Work instructions:
What is needed here is an exact repetition of the records below, beginning at the line that has "Na⁺: [in] = 14.4" and stopping after the line that has "K⁺: [in] = 112".

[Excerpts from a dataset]

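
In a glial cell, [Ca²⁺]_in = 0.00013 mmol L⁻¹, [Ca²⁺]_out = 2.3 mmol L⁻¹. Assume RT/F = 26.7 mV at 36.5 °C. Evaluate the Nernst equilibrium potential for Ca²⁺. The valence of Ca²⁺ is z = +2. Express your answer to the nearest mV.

E = (26.7/z) · ln([Ca²⁺]_out/[Ca²⁺]_in) with z = +2.
= (26.7/2) · ln(2.3/0.00013) = 13.35 · ln(1.769e+04)
= 13.35 · (9.7809) = 130.57 mV

131 mV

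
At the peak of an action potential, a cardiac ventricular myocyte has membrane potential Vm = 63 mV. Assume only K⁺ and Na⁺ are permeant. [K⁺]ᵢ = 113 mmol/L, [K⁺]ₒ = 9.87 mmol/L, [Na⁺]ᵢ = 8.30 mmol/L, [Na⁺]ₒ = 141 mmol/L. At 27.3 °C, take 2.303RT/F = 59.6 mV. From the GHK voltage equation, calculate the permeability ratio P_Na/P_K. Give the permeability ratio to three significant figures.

Let α = P_Na/P_K. GHK: Vm = 59.6·log₁₀[(Kₒ + α·Naₒ)/(Kᵢ + α·Naᵢ)].
10^(Vm/59.6) = 10^(63.0/59.6) = 11.404
So 11.404·(Kᵢ + α·Naᵢ) = Kₒ + α·Naₒ → α = (11.404·113.0 − 9.87) / (141.0 − 11.404·8.3)
α = (1289 − 9.87) / (141.0 − 94.65) = 1279/46.35 = 27.59

27.6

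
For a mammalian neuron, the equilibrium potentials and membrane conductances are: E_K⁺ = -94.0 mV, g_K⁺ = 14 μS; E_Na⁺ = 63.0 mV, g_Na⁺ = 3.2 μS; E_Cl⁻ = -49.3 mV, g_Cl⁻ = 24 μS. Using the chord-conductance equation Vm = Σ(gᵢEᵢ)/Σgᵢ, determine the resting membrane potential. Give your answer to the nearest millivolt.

-56 mV

Σ gᵢEᵢ = 14·(-94.0) + 3.2·(63.0) + 24·(-49.3) = -2297.60
Σ gᵢ = 14 + 3.2 + 24 = 41.2
Vm = -2297.60 / 41.2 = -55.77 mV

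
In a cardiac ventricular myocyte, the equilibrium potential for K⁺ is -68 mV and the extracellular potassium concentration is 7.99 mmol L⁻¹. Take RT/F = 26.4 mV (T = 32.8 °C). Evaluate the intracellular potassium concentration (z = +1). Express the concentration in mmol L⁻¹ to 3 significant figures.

105 mmol L⁻¹

Nernst: E = (26.4/1) · ln([out]/[in]), so ln([out]/[in]) = -68.0 × 1 / 26.4 = -2.5758.
[out]/[in] = e^(-2.5758) = 0.0761.
[in] = 7.99 / 0.0761 = 105 mmol L⁻¹.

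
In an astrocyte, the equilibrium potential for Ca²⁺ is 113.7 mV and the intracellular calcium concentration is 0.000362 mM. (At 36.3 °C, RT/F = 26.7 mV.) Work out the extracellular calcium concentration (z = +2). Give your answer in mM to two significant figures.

1.8 mM

Nernst: E = (26.7/2) · ln([out]/[in]), so ln([out]/[in]) = 113.7 × 2 / 26.7 = 8.5169.
[out]/[in] = e^(8.5169) = 4998.
[out] = 4998 × 0.000362 = 1.809 mM.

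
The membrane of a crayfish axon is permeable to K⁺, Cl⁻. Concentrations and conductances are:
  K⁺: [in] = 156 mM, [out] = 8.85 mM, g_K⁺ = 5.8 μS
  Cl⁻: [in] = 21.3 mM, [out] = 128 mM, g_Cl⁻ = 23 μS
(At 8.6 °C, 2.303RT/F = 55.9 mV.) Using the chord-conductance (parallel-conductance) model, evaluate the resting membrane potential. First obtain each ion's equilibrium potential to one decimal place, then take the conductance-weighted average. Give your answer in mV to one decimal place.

E_K⁺ = (55.9/1)·log₁₀(8.85/156) = -69.7 mV
E_Cl⁻ = (55.9/-1)·log₁₀(128/21.3) = -43.5 mV
Vm = (Σ gᵢEᵢ)/(Σ gᵢ) = (5.8·-69.7 + 23·-43.5) / (5.8 + 23)
= -1404.76 / 28.8 = -48.78 mV

-48.8 mV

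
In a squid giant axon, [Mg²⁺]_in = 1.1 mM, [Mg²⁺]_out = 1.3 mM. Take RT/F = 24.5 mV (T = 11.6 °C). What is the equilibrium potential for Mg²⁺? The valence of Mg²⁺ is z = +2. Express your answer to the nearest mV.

E = (24.5/z) · ln([Mg²⁺]_out/[Mg²⁺]_in) with z = +2.
= (24.5/2) · ln(1.3/1.1) = 12.25 · ln(1.182)
= 12.25 · (0.1671) = 2.05 mV

2 mV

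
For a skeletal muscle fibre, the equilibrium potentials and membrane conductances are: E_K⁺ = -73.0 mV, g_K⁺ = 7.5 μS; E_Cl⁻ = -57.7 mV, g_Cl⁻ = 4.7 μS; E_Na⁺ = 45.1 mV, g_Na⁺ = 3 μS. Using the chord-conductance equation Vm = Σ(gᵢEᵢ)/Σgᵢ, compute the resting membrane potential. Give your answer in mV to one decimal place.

-45.0 mV

Σ gᵢEᵢ = 7.5·(-73.0) + 4.7·(-57.7) + 3·(45.1) = -683.39
Σ gᵢ = 7.5 + 4.7 + 3 = 15.2
Vm = -683.39 / 15.2 = -44.96 mV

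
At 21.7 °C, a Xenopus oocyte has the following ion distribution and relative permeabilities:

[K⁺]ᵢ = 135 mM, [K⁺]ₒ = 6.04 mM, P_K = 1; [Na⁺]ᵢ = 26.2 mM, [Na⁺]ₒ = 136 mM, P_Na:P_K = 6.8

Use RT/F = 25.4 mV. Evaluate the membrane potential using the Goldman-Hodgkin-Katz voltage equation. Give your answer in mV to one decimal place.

Vm = 25.4 · ln[(Σ P·[cation]ₒ + Σ P·[anion]ᵢ) / (Σ P·[cation]ᵢ + Σ P·[anion]ₒ)]
Numerator = 1×6.04 + 6.8×136 = 930.8
Denominator = 1×135 + 6.8×26.2 = 313.2
Vm = 25.4 · ln(2.9724) = 25.4 × (1.0894) = 27.67 mV

27.7 mV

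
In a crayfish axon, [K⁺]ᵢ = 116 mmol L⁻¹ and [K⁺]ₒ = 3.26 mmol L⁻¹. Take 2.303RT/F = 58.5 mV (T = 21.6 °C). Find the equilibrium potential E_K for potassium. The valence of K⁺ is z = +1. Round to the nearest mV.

E = (58.5/z) · log₁₀([K⁺]_out/[K⁺]_in) with z = +1.
= (58.5/1) · log₁₀(3.26/116) = 58.50 · log₁₀(0.0281)
= 58.50 · (-1.5512) = -90.75 mV

-91 mV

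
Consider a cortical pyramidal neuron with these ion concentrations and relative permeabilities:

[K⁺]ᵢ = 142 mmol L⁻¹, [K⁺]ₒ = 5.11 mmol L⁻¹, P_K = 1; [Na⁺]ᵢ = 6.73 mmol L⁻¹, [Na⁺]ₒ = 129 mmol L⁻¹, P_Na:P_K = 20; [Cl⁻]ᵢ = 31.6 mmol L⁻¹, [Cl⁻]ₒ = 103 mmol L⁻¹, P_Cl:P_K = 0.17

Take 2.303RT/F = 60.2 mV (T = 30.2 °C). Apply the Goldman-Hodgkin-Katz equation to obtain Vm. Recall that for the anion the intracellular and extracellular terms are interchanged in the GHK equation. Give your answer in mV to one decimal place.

56.9 mV

Vm = 60.2 · log₁₀[(Σ P·[cation]ₒ + Σ P·[anion]ᵢ) / (Σ P·[cation]ᵢ + Σ P·[anion]ₒ)]
Numerator = 1×5.11 + 20×129 + 0.17×31.6 = 2590
Denominator = 1×142 + 20×6.73 + 0.17×103 = 294.1
Vm = 60.2 · log₁₀(8.8079) = 60.2 × (0.9449) = 56.88 mV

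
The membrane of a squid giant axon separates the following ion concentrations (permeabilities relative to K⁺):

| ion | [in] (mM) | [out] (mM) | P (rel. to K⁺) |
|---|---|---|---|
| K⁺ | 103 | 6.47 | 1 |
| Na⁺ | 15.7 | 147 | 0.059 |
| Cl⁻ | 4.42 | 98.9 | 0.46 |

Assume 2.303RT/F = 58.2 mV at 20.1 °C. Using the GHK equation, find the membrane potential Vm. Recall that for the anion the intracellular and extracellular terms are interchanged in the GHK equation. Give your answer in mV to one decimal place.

-54.7 mV

Vm = 58.2 · log₁₀[(Σ P·[cation]ₒ + Σ P·[anion]ᵢ) / (Σ P·[cation]ᵢ + Σ P·[anion]ₒ)]
Numerator = 1×6.47 + 0.059×147 + 0.46×4.42 = 17.18
Denominator = 1×103 + 0.059×15.7 + 0.46×98.9 = 149.4
Vm = 58.2 · log₁₀(0.11495) = 58.2 × (-0.9395) = -54.68 mV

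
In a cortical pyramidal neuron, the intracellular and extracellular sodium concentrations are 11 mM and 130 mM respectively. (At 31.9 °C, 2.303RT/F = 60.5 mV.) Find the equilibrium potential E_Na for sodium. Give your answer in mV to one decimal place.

E = (60.5/z) · log₁₀([Na⁺]_out/[Na⁺]_in) with z = +1.
= (60.5/1) · log₁₀(130/11) = 60.50 · log₁₀(11.82)
= 60.50 · (1.0726) = 64.89 mV

64.9 mV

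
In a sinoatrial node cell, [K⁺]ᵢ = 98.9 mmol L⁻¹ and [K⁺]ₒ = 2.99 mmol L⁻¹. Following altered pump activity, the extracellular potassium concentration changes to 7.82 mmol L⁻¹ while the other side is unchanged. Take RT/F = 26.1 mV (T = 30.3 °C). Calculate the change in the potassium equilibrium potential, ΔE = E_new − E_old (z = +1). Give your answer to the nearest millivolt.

E_old = (26.1/1)·ln(2.99/98.9) = -91.32 mV
E_new = (26.1/1)·ln(7.82/98.9) = -66.23 mV
ΔE = -66.23 − (-91.32) = 25.09 mV

25 mV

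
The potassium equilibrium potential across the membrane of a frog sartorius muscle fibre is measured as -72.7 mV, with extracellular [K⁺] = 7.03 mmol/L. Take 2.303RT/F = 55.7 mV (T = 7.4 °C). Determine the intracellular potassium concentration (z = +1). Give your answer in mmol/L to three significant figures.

Nernst: E = (55.7/1) · log₁₀([out]/[in]), so log₁₀([out]/[in]) = -72.7 × 1 / 55.7 = -1.3052.
[out]/[in] = 10^(-1.3052) = 0.04952.
[in] = 7.03 / 0.04952 = 142 mmol/L.

142 mmol/L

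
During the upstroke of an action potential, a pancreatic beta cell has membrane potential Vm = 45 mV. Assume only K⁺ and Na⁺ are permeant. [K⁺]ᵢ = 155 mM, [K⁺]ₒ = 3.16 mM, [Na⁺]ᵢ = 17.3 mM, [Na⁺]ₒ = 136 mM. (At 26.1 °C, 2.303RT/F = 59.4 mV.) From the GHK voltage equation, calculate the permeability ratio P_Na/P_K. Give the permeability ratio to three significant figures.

Let α = P_Na/P_K. GHK: Vm = 59.4·log₁₀[(Kₒ + α·Naₒ)/(Kᵢ + α·Naᵢ)].
10^(Vm/59.4) = 10^(45.0/59.4) = 5.7224
So 5.7224·(Kᵢ + α·Naᵢ) = Kₒ + α·Naₒ → α = (5.7224·155.0 − 3.16) / (136.0 − 5.7224·17.3)
α = (887 − 3.16) / (136.0 − 99) = 883.8/37 = 23.88

23.9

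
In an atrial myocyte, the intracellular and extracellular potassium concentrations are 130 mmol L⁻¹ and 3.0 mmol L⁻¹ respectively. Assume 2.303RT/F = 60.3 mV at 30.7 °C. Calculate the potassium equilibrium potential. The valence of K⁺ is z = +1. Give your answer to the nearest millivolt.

E = (60.3/z) · log₁₀([K⁺]_out/[K⁺]_in) with z = +1.
= (60.3/1) · log₁₀(3.0/130) = 60.30 · log₁₀(0.02308)
= 60.30 · (-1.6368) = -98.70 mV

-99 mV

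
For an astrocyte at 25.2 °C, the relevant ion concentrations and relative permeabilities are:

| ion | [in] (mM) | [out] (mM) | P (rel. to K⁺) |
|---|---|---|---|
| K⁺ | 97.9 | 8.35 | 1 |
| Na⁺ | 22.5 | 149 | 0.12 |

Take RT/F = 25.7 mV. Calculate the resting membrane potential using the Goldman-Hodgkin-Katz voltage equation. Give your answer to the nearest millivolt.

-35 mV

Vm = 25.7 · ln[(Σ P·[cation]ₒ + Σ P·[anion]ᵢ) / (Σ P·[cation]ᵢ + Σ P·[anion]ₒ)]
Numerator = 1×8.35 + 0.12×149 = 26.23
Denominator = 1×97.9 + 0.12×22.5 = 100.6
Vm = 25.7 · ln(0.26074) = 25.7 × (-1.3442) = -34.55 mV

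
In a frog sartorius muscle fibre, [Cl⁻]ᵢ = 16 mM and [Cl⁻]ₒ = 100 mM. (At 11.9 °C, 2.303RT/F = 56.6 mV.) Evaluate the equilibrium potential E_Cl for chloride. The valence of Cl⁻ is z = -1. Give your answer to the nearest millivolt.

E = (56.6/z) · log₁₀([Cl⁻]_out/[Cl⁻]_in) with z = -1.
For an anion, dividing by z = -1 reverses the sign.
= (56.6/-1) · log₁₀(100/16) = -56.60 · log₁₀(6.25)
= -56.60 · (0.7959) = -45.05 mV

-45 mV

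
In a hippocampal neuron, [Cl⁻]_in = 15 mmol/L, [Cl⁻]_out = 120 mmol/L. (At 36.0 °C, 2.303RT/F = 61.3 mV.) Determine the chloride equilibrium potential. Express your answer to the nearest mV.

-55 mV

E = (61.3/z) · log₁₀([Cl⁻]_out/[Cl⁻]_in) with z = -1.
For an anion, dividing by z = -1 reverses the sign.
= (61.3/-1) · log₁₀(120/15) = -61.30 · log₁₀(8)
= -61.30 · (0.9031) = -55.36 mV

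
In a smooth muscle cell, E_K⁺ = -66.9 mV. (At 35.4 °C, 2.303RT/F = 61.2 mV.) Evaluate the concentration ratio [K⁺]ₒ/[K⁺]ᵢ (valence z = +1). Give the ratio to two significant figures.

0.081

log₁₀([out]/[in]) = E·z/(61.2) = -66.9 × 1 / 61.2 = -1.0931
[out]/[in] = 10^(-1.0931) = 0.0807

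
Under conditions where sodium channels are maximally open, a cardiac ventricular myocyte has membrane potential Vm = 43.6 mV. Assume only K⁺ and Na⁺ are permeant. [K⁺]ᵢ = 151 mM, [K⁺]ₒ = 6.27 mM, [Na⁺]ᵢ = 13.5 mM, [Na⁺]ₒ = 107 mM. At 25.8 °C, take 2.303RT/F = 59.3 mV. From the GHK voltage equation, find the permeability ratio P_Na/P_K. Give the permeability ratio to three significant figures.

Let α = P_Na/P_K. GHK: Vm = 59.3·log₁₀[(Kₒ + α·Naₒ)/(Kᵢ + α·Naᵢ)].
10^(Vm/59.3) = 10^(43.6/59.3) = 5.4356
So 5.4356·(Kᵢ + α·Naᵢ) = Kₒ + α·Naₒ → α = (5.4356·151.0 − 6.27) / (107.0 − 5.4356·13.5)
α = (820.8 − 6.27) / (107.0 − 73.38) = 814.5/33.62 = 24.23

24.2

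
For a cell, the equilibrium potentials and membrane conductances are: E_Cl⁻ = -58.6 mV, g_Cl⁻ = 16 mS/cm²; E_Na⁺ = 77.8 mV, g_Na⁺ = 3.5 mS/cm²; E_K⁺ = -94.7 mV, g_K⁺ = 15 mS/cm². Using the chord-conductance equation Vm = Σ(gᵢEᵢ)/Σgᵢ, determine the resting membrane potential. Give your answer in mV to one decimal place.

-60.5 mV

Σ gᵢEᵢ = 16·(-58.6) + 3.5·(77.8) + 15·(-94.7) = -2085.80
Σ gᵢ = 16 + 3.5 + 15 = 34.5
Vm = -2085.80 / 34.5 = -60.46 mV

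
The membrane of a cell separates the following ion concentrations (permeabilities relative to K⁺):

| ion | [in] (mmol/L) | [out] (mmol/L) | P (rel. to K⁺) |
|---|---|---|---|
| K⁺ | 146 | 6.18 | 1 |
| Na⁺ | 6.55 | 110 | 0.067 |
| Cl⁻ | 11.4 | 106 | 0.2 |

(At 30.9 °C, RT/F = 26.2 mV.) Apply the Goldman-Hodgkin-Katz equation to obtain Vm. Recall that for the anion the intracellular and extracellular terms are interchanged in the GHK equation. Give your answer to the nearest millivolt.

Vm = 26.2 · ln[(Σ P·[cation]ₒ + Σ P·[anion]ᵢ) / (Σ P·[cation]ᵢ + Σ P·[anion]ₒ)]
Numerator = 1×6.18 + 0.067×110 + 0.2×11.4 = 15.83
Denominator = 1×146 + 0.067×6.55 + 0.2×106 = 167.6
Vm = 26.2 · ln(0.094429) = 26.2 × (-2.3599) = -61.83 mV

-62 mV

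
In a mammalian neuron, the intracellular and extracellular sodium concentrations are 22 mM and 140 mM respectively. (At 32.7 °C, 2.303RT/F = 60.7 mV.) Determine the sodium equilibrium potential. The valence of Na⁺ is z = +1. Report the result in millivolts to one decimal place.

48.8 mV

E = (60.7/z) · log₁₀([Na⁺]_out/[Na⁺]_in) with z = +1.
= (60.7/1) · log₁₀(140/22) = 60.70 · log₁₀(6.364)
= 60.70 · (0.8037) = 48.78 mV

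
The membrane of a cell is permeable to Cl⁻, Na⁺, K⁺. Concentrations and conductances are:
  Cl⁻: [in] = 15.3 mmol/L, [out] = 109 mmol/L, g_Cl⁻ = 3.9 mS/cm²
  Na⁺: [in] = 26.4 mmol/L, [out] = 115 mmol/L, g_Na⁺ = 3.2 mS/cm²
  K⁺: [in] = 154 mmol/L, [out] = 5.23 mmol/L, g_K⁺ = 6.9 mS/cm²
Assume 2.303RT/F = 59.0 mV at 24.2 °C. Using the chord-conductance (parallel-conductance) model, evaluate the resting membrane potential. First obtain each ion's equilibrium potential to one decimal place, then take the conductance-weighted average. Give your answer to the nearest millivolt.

E_Cl⁻ = (59.0/-1)·log₁₀(109/15.3) = -50.3 mV
E_Na⁺ = (59.0/1)·log₁₀(115/26.4) = 37.7 mV
E_K⁺ = (59.0/1)·log₁₀(5.23/154) = -86.7 mV
Vm = (Σ gᵢEᵢ)/(Σ gᵢ) = (3.9·-50.3 + 3.2·37.7 + 6.9·-86.7) / (3.9 + 3.2 + 6.9)
= -673.76 / 14 = -48.13 mV

-48 mV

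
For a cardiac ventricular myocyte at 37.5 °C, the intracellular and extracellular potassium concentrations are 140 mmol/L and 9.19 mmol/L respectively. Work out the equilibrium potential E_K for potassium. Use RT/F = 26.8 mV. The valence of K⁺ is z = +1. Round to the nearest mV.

E = (26.8/z) · ln([K⁺]_out/[K⁺]_in) with z = +1.
= (26.8/1) · ln(9.19/140) = 26.80 · ln(0.06564)
= 26.80 · (-2.7235) = -72.99 mV

-73 mV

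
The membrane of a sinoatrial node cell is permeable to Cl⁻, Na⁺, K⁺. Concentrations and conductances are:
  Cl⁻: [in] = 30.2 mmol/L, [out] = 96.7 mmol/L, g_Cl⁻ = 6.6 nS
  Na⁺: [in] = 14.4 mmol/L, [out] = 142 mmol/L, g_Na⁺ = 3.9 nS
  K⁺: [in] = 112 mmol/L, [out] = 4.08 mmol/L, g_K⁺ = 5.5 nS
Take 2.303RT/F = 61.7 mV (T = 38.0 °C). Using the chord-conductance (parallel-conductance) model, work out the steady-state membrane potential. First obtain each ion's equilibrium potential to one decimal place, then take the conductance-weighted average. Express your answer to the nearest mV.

-28 mV

E_Cl⁻ = (61.7/-1)·log₁₀(96.7/30.2) = -31.2 mV
E_Na⁺ = (61.7/1)·log₁₀(142/14.4) = 61.3 mV
E_K⁺ = (61.7/1)·log₁₀(4.08/112) = -88.8 mV
Vm = (Σ gᵢEᵢ)/(Σ gᵢ) = (6.6·-31.2 + 3.9·61.3 + 5.5·-88.8) / (6.6 + 3.9 + 5.5)
= -455.25 / 16 = -28.45 mV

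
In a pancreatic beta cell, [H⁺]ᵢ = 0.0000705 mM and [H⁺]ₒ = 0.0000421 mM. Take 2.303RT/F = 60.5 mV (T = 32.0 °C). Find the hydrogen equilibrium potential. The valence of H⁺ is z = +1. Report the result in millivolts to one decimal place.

-13.5 mV

E = (60.5/z) · log₁₀([H⁺]_out/[H⁺]_in) with z = +1.
= (60.5/1) · log₁₀(0.0000421/0.0000705) = 60.50 · log₁₀(0.5972)
= 60.50 · (-0.2239) = -13.55 mV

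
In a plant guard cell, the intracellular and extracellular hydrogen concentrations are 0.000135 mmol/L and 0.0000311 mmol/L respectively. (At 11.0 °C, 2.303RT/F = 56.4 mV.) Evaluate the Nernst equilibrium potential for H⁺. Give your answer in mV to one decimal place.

E = (56.4/z) · log₁₀([H⁺]_out/[H⁺]_in) with z = +1.
= (56.4/1) · log₁₀(0.0000311/0.000135) = 56.40 · log₁₀(0.2304)
= 56.40 · (-0.6376) = -35.96 mV

-36.0 mV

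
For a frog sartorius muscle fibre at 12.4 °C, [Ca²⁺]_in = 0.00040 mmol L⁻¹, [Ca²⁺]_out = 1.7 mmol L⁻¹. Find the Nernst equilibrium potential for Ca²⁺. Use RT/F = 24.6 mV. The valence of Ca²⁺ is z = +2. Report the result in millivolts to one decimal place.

102.8 mV

E = (24.6/z) · ln([Ca²⁺]_out/[Ca²⁺]_in) with z = +2.
= (24.6/2) · ln(1.7/0.00040) = 12.30 · ln(4250)
= 12.30 · (8.3547) = 102.76 mV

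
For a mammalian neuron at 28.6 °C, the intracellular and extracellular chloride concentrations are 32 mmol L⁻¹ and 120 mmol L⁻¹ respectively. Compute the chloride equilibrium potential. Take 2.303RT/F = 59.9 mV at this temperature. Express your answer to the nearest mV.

-34 mV

E = (59.9/z) · log₁₀([Cl⁻]_out/[Cl⁻]_in) with z = -1.
For an anion, dividing by z = -1 reverses the sign.
= (59.9/-1) · log₁₀(120/32) = -59.90 · log₁₀(3.75)
= -59.90 · (0.5740) = -34.38 mV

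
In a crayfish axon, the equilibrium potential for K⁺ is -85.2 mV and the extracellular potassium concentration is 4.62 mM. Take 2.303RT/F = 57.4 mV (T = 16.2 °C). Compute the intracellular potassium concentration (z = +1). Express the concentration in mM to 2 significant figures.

Nernst: E = (57.4/1) · log₁₀([out]/[in]), so log₁₀([out]/[in]) = -85.2 × 1 / 57.4 = -1.4843.
[out]/[in] = 10^(-1.4843) = 0.03279.
[in] = 4.62 / 0.03279 = 140.9 mM.

140 mM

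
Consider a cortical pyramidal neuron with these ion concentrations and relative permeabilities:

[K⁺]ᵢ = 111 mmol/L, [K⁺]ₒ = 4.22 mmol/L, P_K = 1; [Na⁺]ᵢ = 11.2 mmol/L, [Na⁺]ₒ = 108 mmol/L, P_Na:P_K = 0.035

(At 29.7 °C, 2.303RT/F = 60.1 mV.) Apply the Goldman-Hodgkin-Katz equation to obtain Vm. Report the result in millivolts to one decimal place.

Vm = 60.1 · log₁₀[(Σ P·[cation]ₒ + Σ P·[anion]ᵢ) / (Σ P·[cation]ᵢ + Σ P·[anion]ₒ)]
Numerator = 1×4.22 + 0.035×108 = 8
Denominator = 1×111 + 0.035×11.2 = 111.4
Vm = 60.1 · log₁₀(0.071818) = 60.1 × (-1.1438) = -68.74 mV

-68.7 mV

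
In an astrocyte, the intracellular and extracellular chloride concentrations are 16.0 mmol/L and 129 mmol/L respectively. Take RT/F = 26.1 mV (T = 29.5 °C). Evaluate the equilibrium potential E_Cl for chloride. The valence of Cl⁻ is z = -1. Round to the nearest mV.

-54 mV

E = (26.1/z) · ln([Cl⁻]_out/[Cl⁻]_in) with z = -1.
For an anion, dividing by z = -1 reverses the sign.
= (26.1/-1) · ln(129/16.0) = -26.10 · ln(8.062)
= -26.10 · (2.0872) = -54.48 mV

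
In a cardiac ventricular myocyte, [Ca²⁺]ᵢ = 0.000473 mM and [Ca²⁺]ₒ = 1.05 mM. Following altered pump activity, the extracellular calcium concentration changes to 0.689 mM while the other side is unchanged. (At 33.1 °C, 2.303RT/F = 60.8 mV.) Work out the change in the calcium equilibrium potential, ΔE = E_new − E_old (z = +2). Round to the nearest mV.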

Your solution:
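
  Na⁺: [in] = 14.4 mmol/L, [out] = 142 mmol/L, g_Na⁺ = 3.9 nS
  K⁺: [in] = 112 mmol/L, [out] = 4.08 mmol/L, g_K⁺ = 5.5 nS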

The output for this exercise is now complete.